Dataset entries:
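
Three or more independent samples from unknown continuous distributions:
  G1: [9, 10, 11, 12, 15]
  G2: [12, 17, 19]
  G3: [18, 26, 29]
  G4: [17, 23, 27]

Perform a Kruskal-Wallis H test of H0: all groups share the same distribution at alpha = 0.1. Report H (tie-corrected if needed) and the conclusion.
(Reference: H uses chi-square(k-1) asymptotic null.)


Step 1: Combine all N = 14 observations and assign midranks.
sorted (value, group, rank): (9,G1,1), (10,G1,2), (11,G1,3), (12,G1,4.5), (12,G2,4.5), (15,G1,6), (17,G2,7.5), (17,G4,7.5), (18,G3,9), (19,G2,10), (23,G4,11), (26,G3,12), (27,G4,13), (29,G3,14)
Step 2: Sum ranks within each group.
R_1 = 16.5 (n_1 = 5)
R_2 = 22 (n_2 = 3)
R_3 = 35 (n_3 = 3)
R_4 = 31.5 (n_4 = 3)
Step 3: H = 12/(N(N+1)) * sum(R_i^2/n_i) - 3(N+1)
     = 12/(14*15) * (16.5^2/5 + 22^2/3 + 35^2/3 + 31.5^2/3) - 3*15
     = 0.057143 * 954.867 - 45
     = 9.563810.
Step 4: Ties present; correction factor C = 1 - 12/(14^3 - 14) = 0.995604. Corrected H = 9.563810 / 0.995604 = 9.606034.
Step 5: Under H0, H ~ chi^2(3); p-value = 0.022230.
Step 6: alpha = 0.1. reject H0.

H = 9.6060, df = 3, p = 0.022230, reject H0.


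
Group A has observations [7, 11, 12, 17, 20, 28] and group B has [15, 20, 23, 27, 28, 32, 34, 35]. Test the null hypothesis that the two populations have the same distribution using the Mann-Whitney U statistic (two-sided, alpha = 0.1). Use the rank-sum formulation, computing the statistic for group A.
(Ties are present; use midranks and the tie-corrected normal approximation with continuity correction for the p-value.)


Step 1: Combine and sort all 14 observations; assign midranks.
sorted (value, group): (7,X), (11,X), (12,X), (15,Y), (17,X), (20,X), (20,Y), (23,Y), (27,Y), (28,X), (28,Y), (32,Y), (34,Y), (35,Y)
ranks: 7->1, 11->2, 12->3, 15->4, 17->5, 20->6.5, 20->6.5, 23->8, 27->9, 28->10.5, 28->10.5, 32->12, 34->13, 35->14
Step 2: Rank sum for X: R1 = 1 + 2 + 3 + 5 + 6.5 + 10.5 = 28.
Step 3: U_X = R1 - n1(n1+1)/2 = 28 - 6*7/2 = 28 - 21 = 7.
       U_Y = n1*n2 - U_X = 48 - 7 = 41.
Step 4: Ties are present, so use the tie-corrected normal approximation (with continuity correction) for the p-value.
Step 5: p-value = 0.032774; compare to alpha = 0.1. reject H0.

U_X = 7, p = 0.032774, reject H0 at alpha = 0.1.


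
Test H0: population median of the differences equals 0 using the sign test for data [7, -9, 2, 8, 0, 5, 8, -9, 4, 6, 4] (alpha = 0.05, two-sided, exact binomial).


Step 1: Discard zero differences. Original n = 11; n_eff = number of nonzero differences = 10.
Nonzero differences (with sign): +7, -9, +2, +8, +5, +8, -9, +4, +6, +4
Step 2: Count signs: positive = 8, negative = 2.
Step 3: Under H0: P(positive) = 0.5, so the number of positives S ~ Bin(10, 0.5).
Step 4: Two-sided exact p-value = sum of Bin(10,0.5) probabilities at or below the observed probability = 0.109375.
Step 5: alpha = 0.05. fail to reject H0.

n_eff = 10, pos = 8, neg = 2, p = 0.109375, fail to reject H0.


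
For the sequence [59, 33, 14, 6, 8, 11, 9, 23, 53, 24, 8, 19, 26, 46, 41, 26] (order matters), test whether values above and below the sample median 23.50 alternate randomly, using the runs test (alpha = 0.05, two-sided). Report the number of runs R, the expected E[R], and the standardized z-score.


Step 1: Compute median = 23.50; label A = above, B = below.
Labels in order: AABBBBBBAABBAAAA  (n_A = 8, n_B = 8)
Step 2: Count runs R = 5.
Step 3: Under H0 (random ordering), E[R] = 2*n_A*n_B/(n_A+n_B) + 1 = 2*8*8/16 + 1 = 9.0000.
        Var[R] = 2*n_A*n_B*(2*n_A*n_B - n_A - n_B) / ((n_A+n_B)^2 * (n_A+n_B-1)) = 14336/3840 = 3.7333.
        SD[R] = 1.9322.
Step 4: Continuity-corrected z = (R + 0.5 - E[R]) / SD[R] = (5 + 0.5 - 9.0000) / 1.9322 = -1.8114.
Step 5: Two-sided p-value via normal approximation = 2*(1 - Phi(|z|)) = 0.070076.
Step 6: alpha = 0.05. fail to reject H0.

R = 5, z = -1.8114, p = 0.070076, fail to reject H0.


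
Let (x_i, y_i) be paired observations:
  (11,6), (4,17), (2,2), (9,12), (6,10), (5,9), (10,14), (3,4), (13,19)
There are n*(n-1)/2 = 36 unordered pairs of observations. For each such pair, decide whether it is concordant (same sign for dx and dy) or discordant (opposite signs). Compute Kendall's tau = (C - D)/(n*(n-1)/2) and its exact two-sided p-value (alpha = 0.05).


Step 1: Enumerate the 36 unordered pairs (i,j) with i<j and classify each by sign(x_j-x_i) * sign(y_j-y_i).
  (1,2):dx=-7,dy=+11->D; (1,3):dx=-9,dy=-4->C; (1,4):dx=-2,dy=+6->D; (1,5):dx=-5,dy=+4->D
  (1,6):dx=-6,dy=+3->D; (1,7):dx=-1,dy=+8->D; (1,8):dx=-8,dy=-2->C; (1,9):dx=+2,dy=+13->C
  (2,3):dx=-2,dy=-15->C; (2,4):dx=+5,dy=-5->D; (2,5):dx=+2,dy=-7->D; (2,6):dx=+1,dy=-8->D
  (2,7):dx=+6,dy=-3->D; (2,8):dx=-1,dy=-13->C; (2,9):dx=+9,dy=+2->C; (3,4):dx=+7,dy=+10->C
  (3,5):dx=+4,dy=+8->C; (3,6):dx=+3,dy=+7->C; (3,7):dx=+8,dy=+12->C; (3,8):dx=+1,dy=+2->C
  (3,9):dx=+11,dy=+17->C; (4,5):dx=-3,dy=-2->C; (4,6):dx=-4,dy=-3->C; (4,7):dx=+1,dy=+2->C
  (4,8):dx=-6,dy=-8->C; (4,9):dx=+4,dy=+7->C; (5,6):dx=-1,dy=-1->C; (5,7):dx=+4,dy=+4->C
  (5,8):dx=-3,dy=-6->C; (5,9):dx=+7,dy=+9->C; (6,7):dx=+5,dy=+5->C; (6,8):dx=-2,dy=-5->C
  (6,9):dx=+8,dy=+10->C; (7,8):dx=-7,dy=-10->C; (7,9):dx=+3,dy=+5->C; (8,9):dx=+10,dy=+15->C
Step 2: C = 27, D = 9, total pairs = 36.
Step 3: tau = (C - D)/(n(n-1)/2) = (27 - 9)/36 = 0.500000.
Step 4: Exact two-sided p-value (enumerate n! = 362880 permutations of y under H0): p = 0.075176.
Step 5: alpha = 0.05. fail to reject H0.

tau_b = 0.5000 (C=27, D=9), p = 0.075176, fail to reject H0.


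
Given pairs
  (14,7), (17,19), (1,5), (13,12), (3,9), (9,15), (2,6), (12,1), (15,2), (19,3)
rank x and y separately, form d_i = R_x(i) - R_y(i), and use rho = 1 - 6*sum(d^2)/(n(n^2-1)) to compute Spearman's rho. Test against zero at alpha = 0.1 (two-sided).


Step 1: Rank x and y separately (midranks; no ties here).
rank(x): 14->7, 17->9, 1->1, 13->6, 3->3, 9->4, 2->2, 12->5, 15->8, 19->10
rank(y): 7->6, 19->10, 5->4, 12->8, 9->7, 15->9, 6->5, 1->1, 2->2, 3->3
Step 2: d_i = R_x(i) - R_y(i); compute d_i^2.
  (7-6)^2=1, (9-10)^2=1, (1-4)^2=9, (6-8)^2=4, (3-7)^2=16, (4-9)^2=25, (2-5)^2=9, (5-1)^2=16, (8-2)^2=36, (10-3)^2=49
sum(d^2) = 166.
Step 3: rho = 1 - 6*166 / (10*(10^2 - 1)) = 1 - 996/990 = -0.006061.
Step 4: Under H0, t = rho * sqrt((n-2)/(1-rho^2)) = -0.0171 ~ t(8).
Step 5: Two-sided p-value from the t-distribution with 8 df = 0.986743.
Step 6: alpha = 0.1. fail to reject H0.

rho = -0.0061, p = 0.986743, fail to reject H0 at alpha = 0.1.


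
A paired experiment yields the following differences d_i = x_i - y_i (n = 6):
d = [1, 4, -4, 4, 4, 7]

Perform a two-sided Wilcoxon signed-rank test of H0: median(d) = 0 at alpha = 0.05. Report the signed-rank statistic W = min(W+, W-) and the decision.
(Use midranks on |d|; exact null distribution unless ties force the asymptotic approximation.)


Step 1: Drop any zero differences (none here) and take |d_i|.
|d| = [1, 4, 4, 4, 4, 7]
Step 2: Midrank |d_i| (ties get averaged ranks).
ranks: |1|->1, |4|->3.5, |4|->3.5, |4|->3.5, |4|->3.5, |7|->6
Step 3: Attach original signs; sum ranks with positive sign and with negative sign.
W+ = 1 + 3.5 + 3.5 + 3.5 + 6 = 17.5
W- = 3.5 = 3.5
(Check: W+ + W- = 21 should equal n(n+1)/2 = 21.)
Step 4: Test statistic W = min(W+, W-) = 3.5.
Step 5: Ties in |d|, so use the tie-corrected normal approximation.
        E[W] = n(n+1)/4 = 6*7/4 = 10.5.
        Tie groups: |d|=4 (t=4); sum(t^3 - t) = 60.
        Var[W] = n(n+1)(2n+1)/24 - sum(t^3-t)/48 = 546/24 - 60/48 = 21.5.
        z = (W - E[W]) / sqrt(Var[W]) = (3.5 - 10.5) / 4.6368 = -1.5097.
        Two-sided p = 2*Phi(z) = 0.131131.
Step 6: alpha = 0.05. fail to reject H0.

W+ = 17.5, W- = 3.5, W = min = 3.5, p = 0.131131, fail to reject H0.


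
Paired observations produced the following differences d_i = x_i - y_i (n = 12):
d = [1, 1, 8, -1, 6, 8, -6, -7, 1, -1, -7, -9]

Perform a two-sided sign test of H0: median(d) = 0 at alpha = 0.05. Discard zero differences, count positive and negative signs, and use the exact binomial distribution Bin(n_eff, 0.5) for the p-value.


Step 1: Discard zero differences. Original n = 12; n_eff = number of nonzero differences = 12.
Nonzero differences (with sign): +1, +1, +8, -1, +6, +8, -6, -7, +1, -1, -7, -9
Step 2: Count signs: positive = 6, negative = 6.
Step 3: Under H0: P(positive) = 0.5, so the number of positives S ~ Bin(12, 0.5).
Step 4: Two-sided exact p-value = sum of Bin(12,0.5) probabilities at or below the observed probability = 1.000000.
Step 5: alpha = 0.05. fail to reject H0.

n_eff = 12, pos = 6, neg = 6, p = 1.000000, fail to reject H0.


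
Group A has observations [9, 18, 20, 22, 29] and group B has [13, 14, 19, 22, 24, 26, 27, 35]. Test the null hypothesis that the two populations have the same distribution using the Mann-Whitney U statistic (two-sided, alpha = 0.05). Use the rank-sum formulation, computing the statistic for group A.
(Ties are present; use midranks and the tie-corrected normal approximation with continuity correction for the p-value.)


Step 1: Combine and sort all 13 observations; assign midranks.
sorted (value, group): (9,X), (13,Y), (14,Y), (18,X), (19,Y), (20,X), (22,X), (22,Y), (24,Y), (26,Y), (27,Y), (29,X), (35,Y)
ranks: 9->1, 13->2, 14->3, 18->4, 19->5, 20->6, 22->7.5, 22->7.5, 24->9, 26->10, 27->11, 29->12, 35->13
Step 2: Rank sum for X: R1 = 1 + 4 + 6 + 7.5 + 12 = 30.5.
Step 3: U_X = R1 - n1(n1+1)/2 = 30.5 - 5*6/2 = 30.5 - 15 = 15.5.
       U_Y = n1*n2 - U_X = 40 - 15.5 = 24.5.
Step 4: Ties are present, so use the tie-corrected normal approximation (with continuity correction) for the p-value.
Step 5: p-value = 0.557643; compare to alpha = 0.05. fail to reject H0.

U_X = 15.5, p = 0.557643, fail to reject H0 at alpha = 0.05.


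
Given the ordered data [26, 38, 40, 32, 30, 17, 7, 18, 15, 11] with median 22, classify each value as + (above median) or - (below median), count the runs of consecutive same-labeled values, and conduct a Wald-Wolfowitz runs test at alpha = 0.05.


Step 1: Compute median = 22; label A = above, B = below.
Labels in order: AAAAABBBBB  (n_A = 5, n_B = 5)
Step 2: Count runs R = 2.
Step 3: Under H0 (random ordering), E[R] = 2*n_A*n_B/(n_A+n_B) + 1 = 2*5*5/10 + 1 = 6.0000.
        Var[R] = 2*n_A*n_B*(2*n_A*n_B - n_A - n_B) / ((n_A+n_B)^2 * (n_A+n_B-1)) = 2000/900 = 2.2222.
        SD[R] = 1.4907.
Step 4: Continuity-corrected z = (R + 0.5 - E[R]) / SD[R] = (2 + 0.5 - 6.0000) / 1.4907 = -2.3479.
Step 5: Two-sided p-value via normal approximation = 2*(1 - Phi(|z|)) = 0.018881.
Step 6: alpha = 0.05. reject H0.

R = 2, z = -2.3479, p = 0.018881, reject H0.


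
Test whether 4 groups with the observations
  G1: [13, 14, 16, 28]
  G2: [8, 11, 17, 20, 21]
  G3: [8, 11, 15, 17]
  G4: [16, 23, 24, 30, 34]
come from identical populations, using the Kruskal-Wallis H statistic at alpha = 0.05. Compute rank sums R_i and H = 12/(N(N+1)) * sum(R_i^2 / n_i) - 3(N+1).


Step 1: Combine all N = 18 observations and assign midranks.
sorted (value, group, rank): (8,G2,1.5), (8,G3,1.5), (11,G2,3.5), (11,G3,3.5), (13,G1,5), (14,G1,6), (15,G3,7), (16,G1,8.5), (16,G4,8.5), (17,G2,10.5), (17,G3,10.5), (20,G2,12), (21,G2,13), (23,G4,14), (24,G4,15), (28,G1,16), (30,G4,17), (34,G4,18)
Step 2: Sum ranks within each group.
R_1 = 35.5 (n_1 = 4)
R_2 = 40.5 (n_2 = 5)
R_3 = 22.5 (n_3 = 4)
R_4 = 72.5 (n_4 = 5)
Step 3: H = 12/(N(N+1)) * sum(R_i^2/n_i) - 3(N+1)
     = 12/(18*19) * (35.5^2/4 + 40.5^2/5 + 22.5^2/4 + 72.5^2/5) - 3*19
     = 0.035088 * 1820.92 - 57
     = 6.892105.
Step 4: Ties present; correction factor C = 1 - 24/(18^3 - 18) = 0.995872. Corrected H = 6.892105 / 0.995872 = 6.920674.
Step 5: Under H0, H ~ chi^2(3); p-value = 0.074470.
Step 6: alpha = 0.05. fail to reject H0.

H = 6.9207, df = 3, p = 0.074470, fail to reject H0.


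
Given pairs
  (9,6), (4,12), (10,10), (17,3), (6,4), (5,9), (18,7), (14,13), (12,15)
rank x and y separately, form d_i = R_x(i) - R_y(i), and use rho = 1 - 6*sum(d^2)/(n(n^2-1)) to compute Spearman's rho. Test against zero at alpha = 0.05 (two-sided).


Step 1: Rank x and y separately (midranks; no ties here).
rank(x): 9->4, 4->1, 10->5, 17->8, 6->3, 5->2, 18->9, 14->7, 12->6
rank(y): 6->3, 12->7, 10->6, 3->1, 4->2, 9->5, 7->4, 13->8, 15->9
Step 2: d_i = R_x(i) - R_y(i); compute d_i^2.
  (4-3)^2=1, (1-7)^2=36, (5-6)^2=1, (8-1)^2=49, (3-2)^2=1, (2-5)^2=9, (9-4)^2=25, (7-8)^2=1, (6-9)^2=9
sum(d^2) = 132.
Step 3: rho = 1 - 6*132 / (9*(9^2 - 1)) = 1 - 792/720 = -0.100000.
Step 4: Under H0, t = rho * sqrt((n-2)/(1-rho^2)) = -0.2659 ~ t(7).
Step 5: Two-sided p-value from the t-distribution with 7 df = 0.797972.
Step 6: alpha = 0.05. fail to reject H0.

rho = -0.1000, p = 0.797972, fail to reject H0 at alpha = 0.05.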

__What the task asks__. Give the number of lines above in which the word "following" occurs, with nothing else.

__Exercise output__. 2